What the task requires
Each line of the material below with the word "language" is to be reported.

Dataset records
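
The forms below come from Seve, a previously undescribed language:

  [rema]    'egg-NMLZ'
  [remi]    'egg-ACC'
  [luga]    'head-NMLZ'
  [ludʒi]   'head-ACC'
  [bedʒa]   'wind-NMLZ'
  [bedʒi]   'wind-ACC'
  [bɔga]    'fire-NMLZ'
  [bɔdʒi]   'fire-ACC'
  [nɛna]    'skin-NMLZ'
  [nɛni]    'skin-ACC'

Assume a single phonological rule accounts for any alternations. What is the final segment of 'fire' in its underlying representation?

/g/

'fire' shows [g] ~ [dʒ] at the end of the stem ([bɔga] vs [bɔdʒi]).
If /dʒ/ were underlying and a rule turned it into [g] before the NMLZ suffix, 'wind' would also alternate; but it has [dʒ] in both [bedʒa] and [bedʒi].
The underlying segment must be /g/; /g/ becomes palato-alveolar [dʒ] before a front vowel, yielding [dʒ] there.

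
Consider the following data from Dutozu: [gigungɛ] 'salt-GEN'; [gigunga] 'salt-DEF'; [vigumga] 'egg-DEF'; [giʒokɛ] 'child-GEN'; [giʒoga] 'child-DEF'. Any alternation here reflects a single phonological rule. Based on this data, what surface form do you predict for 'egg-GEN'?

[vigumgɛ]

The GEN suffix surfaces as [-gɛ] and [-kɛ], depending on the final segment of the stem.
By contrast the DEF suffix keeps its initial [g] throughout — that segment must be underlying.
The GEN suffix is therefore /-kɛ/ underlyingly, with post-nasal voicing: voiceless stops become voiced after a nasal.
After 'egg', which ends in a nasal, the suffix surfaces as [-gɛ], giving [vigumgɛ].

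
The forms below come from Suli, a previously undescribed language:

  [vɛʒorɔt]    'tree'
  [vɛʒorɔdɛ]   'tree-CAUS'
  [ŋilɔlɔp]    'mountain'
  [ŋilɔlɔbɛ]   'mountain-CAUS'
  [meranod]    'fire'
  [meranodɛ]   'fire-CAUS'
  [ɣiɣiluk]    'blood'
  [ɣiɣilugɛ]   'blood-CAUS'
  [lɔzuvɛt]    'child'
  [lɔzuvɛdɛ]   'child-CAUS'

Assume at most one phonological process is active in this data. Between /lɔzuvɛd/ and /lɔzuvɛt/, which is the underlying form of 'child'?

The root 'child' surfaces as [lɔzuvɛt] and [lɔzuvɛdɛ], with a stem-final [t] ~ [d] alternation.
If /d/ were underlying and a rule turned it into [t] in isolation, 'fire' would also alternate; but it has [d] in both [meranod] and [meranodɛ].
The underlying segment must be /t/; voiceless stops become voiced between vowels, yielding [d] there.

/lɔzuvɛt/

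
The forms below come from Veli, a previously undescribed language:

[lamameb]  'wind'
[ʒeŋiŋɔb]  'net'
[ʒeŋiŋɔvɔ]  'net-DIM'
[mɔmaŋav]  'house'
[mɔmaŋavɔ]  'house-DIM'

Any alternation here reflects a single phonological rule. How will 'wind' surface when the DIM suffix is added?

In [ʒeŋiŋɔb] and [ʒeŋiŋɔvɔ] the final segment of 'net' alternates: [b] ~ [v].
The stem 'house' ([mɔmaŋav], [mɔmaŋavɔ]) shows [v] unchanged in both environments, so [v] cannot be basic with [b] derived in isolation.
The alternation reflects intervocalic spirantization: voiced stops become fricatives between vowels. /b/ is underlying.
From [lamameb] the stem 'wind' is /lamameb/; between vowels this yields [lamamevɔ].

[lamamevɔ]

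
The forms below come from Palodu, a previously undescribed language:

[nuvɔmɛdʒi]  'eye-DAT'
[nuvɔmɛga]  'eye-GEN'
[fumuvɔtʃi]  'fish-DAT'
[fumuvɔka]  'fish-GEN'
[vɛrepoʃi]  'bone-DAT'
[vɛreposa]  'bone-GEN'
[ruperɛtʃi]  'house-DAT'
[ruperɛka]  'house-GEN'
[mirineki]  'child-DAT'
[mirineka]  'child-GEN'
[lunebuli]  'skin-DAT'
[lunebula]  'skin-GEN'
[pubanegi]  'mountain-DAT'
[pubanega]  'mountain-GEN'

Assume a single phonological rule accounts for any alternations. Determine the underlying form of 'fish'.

/fumuvɔtʃ/

The root 'fish' surfaces as [fumuvɔtʃi] and [fumuvɔka], with a stem-final [tʃ] ~ [k] alternation.
But 'child' keeps [k] in both environments ([mirineki], [mirineka]), so there is no rule changing /k/ to [tʃ] before the DAT suffix.
The underlying segment must be /tʃ/; palato-alveolar /tʃ/, /dʒ/ and /ʃ/ become [k], [g] and [s] when no front vowel follows, yielding [k] there.
The underlying form of 'fish' is therefore /fumuvɔtʃ/.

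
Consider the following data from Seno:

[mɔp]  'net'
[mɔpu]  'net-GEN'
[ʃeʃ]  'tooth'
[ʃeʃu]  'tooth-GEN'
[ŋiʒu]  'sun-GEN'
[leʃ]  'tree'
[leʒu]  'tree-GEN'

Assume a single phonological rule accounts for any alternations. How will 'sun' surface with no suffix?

'tree' shows [ʃ] ~ [ʒ] at the end of the stem ([leʃ] vs [leʒu]).
If /ʃ/ were underlying and a rule turned it into [ʒ] before the GEN suffix, 'tooth' would also alternate; but it has [ʃ] in both [ʃeʃ] and [ʃeʃu].
So /ʒ/ is underlying, and a rule of word-final obstruent devoicing — voiced obstruents become voiceless word-finally — gives [ʃ].
The one attested form of 'sun', [ŋiʒu], shows underlying /ŋiʒ/. Applying the same rule word-finally gives [ŋiʃ].

[ŋiʃ]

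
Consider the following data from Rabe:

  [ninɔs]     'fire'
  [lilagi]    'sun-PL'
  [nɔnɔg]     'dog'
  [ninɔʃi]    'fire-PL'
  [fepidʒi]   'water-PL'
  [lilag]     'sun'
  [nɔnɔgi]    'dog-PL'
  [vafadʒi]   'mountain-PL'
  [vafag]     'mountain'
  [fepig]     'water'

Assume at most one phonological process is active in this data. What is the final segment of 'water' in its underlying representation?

The root 'water' surfaces as [fepidʒi] and [fepig], with a stem-final [dʒ] ~ [g] alternation.
But 'sun' keeps [g] in both environments ([lilagi], [lilag]), so there is no rule changing /g/ to [dʒ] before the PL suffix.
The alternation reflects depalatalization: palato-alveolar /dʒ/ and /ʃ/ become [g] and [s] when no front vowel follows. /dʒ/ is underlying.

/dʒ/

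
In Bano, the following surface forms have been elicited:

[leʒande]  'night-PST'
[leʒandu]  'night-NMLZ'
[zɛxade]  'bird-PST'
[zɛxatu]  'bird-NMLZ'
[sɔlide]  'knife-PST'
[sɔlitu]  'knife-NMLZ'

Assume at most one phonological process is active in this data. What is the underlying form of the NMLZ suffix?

The NMLZ suffix surfaces as [-du] and [-tu], depending on the final segment of the stem.
By contrast the PST suffix keeps its initial [d] throughout — that segment must be underlying.
So the underlying form is /-tu/, and voiceless stops become voiced after a nasal.

/-tu/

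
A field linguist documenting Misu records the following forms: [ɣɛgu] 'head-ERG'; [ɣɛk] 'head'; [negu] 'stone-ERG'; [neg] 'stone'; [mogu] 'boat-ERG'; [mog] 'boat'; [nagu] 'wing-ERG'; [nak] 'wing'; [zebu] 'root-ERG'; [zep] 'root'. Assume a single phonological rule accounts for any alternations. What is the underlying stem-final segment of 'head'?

The root 'head' surfaces as [ɣɛgu] and [ɣɛk], with a stem-final [g] ~ [k] alternation.
If /g/ were underlying and a rule turned it into [k] in isolation, 'stone' would also alternate; but it has [g] in both [negu] and [neg].
Therefore /k/ is basic and [g] is derived by intervocalic voicing (voiceless stops become voiced between vowels).

/k/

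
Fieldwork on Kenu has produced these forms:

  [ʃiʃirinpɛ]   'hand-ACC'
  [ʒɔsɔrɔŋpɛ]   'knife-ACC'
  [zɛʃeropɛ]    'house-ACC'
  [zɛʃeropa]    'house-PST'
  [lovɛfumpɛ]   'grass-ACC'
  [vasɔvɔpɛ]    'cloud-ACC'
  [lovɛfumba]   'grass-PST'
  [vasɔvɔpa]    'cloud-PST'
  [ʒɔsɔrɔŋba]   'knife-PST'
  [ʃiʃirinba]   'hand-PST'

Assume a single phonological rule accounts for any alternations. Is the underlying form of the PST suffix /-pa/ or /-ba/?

The PST morpheme has two allomorphs, [-ba] and [-pa].
The ACC suffix, which begins with [p], is invariant after every stem; so [p] is not altered by any rule here.
The PST suffix is therefore /-ba/ underlyingly, with post-vocalic devoicing: voiced stops become voiceless after a vowel.

/-ba/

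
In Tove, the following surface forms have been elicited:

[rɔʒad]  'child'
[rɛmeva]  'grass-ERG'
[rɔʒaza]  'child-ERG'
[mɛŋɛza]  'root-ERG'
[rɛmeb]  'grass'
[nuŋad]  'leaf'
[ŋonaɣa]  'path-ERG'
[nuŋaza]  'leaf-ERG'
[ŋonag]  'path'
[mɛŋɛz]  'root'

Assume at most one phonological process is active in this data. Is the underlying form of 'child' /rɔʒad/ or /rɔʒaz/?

'child' shows [z] ~ [d] at the end of the stem ([rɔʒaza] vs [rɔʒad]).
If /z/ were underlying and a rule turned it into [d] in isolation, 'root' would also alternate; but it has [z] in both [mɛŋɛza] and [mɛŋɛz].
Therefore /d/ is basic and [z] is derived by intervocalic spirantization (voiced stops become fricatives between vowels).

/rɔʒad/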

Answer below
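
The forms below come from Seve, a previously undescribed language:
The forms below come from Suli, a previously undescribed language:
The forms below come from Veli, a previously undescribed language:
The forms below come from Palodu, a previously undescribed language: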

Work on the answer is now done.